* [Provided records]
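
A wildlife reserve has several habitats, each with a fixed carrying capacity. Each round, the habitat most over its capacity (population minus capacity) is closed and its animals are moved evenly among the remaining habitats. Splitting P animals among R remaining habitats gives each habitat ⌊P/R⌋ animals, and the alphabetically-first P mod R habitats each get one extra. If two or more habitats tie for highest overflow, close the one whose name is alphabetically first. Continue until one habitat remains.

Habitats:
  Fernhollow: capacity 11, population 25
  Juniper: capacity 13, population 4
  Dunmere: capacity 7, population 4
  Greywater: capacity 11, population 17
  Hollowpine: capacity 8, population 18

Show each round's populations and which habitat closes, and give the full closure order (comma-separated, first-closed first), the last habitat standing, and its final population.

Closure order: Fernhollow, Hollowpine, Greywater, Dunmere
Last habitat: Juniper with 68 animals

Round 1: Dunmere=4 Fernhollow=25 Greywater=17 Hollowpine=18 Juniper=4 → close Fernhollow (overflow 14)
  25÷4 = 6 each, +1 to first 1
Round 2: Dunmere=11 Greywater=23 Hollowpine=24 Juniper=10 → close Hollowpine (overflow 16)
  24÷3 = 8 each, +1 to first 0
Round 3: Dunmere=19 Greywater=31 Juniper=18 → close Greywater (overflow 20)
  31÷2 = 15 each, +1 to first 1
Round 4: Dunmere=35 Juniper=33 → close Dunmere (overflow 28)
  35÷1 = 35 each, +1 to first 0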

* [Work required] Quote the records above from their first line through the line containing "Juniper: capacity 13, population 4", both ends included.

* [Result for this task]
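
A wildlife reserve has several habitats, each with a fixed carrying capacity. Each round, the habitat most over its capacity (population minus capacity) is closed and its animals are moved evenly among the remaining habitats. Splitting P animals among R remaining habitats gives each habitat ⌊P/R⌋ animals, and the alphabetically-first P mod R habitats each get one extra. If two or more habitats tie for highest overflow, close the one whose name is alphabetically first. Continue until one habitat remains.

Habitats:
  Fernhollow: capacity 11, population 25
  Juniper: capacity 13, population 4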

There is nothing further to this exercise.